# What needs to be done
Copy out each line of the data that includes the string "matrices".

# Supplied data
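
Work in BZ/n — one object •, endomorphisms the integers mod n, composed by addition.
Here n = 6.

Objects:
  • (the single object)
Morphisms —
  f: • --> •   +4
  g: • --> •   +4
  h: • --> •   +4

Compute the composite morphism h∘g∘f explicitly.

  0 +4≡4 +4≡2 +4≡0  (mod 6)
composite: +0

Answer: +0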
---
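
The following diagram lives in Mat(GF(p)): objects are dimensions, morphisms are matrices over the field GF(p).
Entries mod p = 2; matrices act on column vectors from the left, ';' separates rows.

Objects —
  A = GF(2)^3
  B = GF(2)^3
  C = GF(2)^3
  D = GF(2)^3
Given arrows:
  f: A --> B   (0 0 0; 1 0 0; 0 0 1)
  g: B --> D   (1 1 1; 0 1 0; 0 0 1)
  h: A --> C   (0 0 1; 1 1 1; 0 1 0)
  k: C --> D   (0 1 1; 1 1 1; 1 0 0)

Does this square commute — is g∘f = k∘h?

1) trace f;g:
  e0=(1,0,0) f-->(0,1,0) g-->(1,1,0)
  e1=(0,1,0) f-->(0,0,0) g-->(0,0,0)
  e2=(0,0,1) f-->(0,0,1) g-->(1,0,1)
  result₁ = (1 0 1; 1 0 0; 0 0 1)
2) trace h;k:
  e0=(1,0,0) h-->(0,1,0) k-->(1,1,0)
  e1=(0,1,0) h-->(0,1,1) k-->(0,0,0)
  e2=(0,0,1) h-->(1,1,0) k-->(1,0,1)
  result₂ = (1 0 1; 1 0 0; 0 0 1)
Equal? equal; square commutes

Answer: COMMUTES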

# Response to the exercise
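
The following diagram lives in Mat(GF(p)): objects are dimensions, morphisms are matrices over the field GF(p).
Entries mod p = 2; matrices act on column vectors from the left, ';' separates rows.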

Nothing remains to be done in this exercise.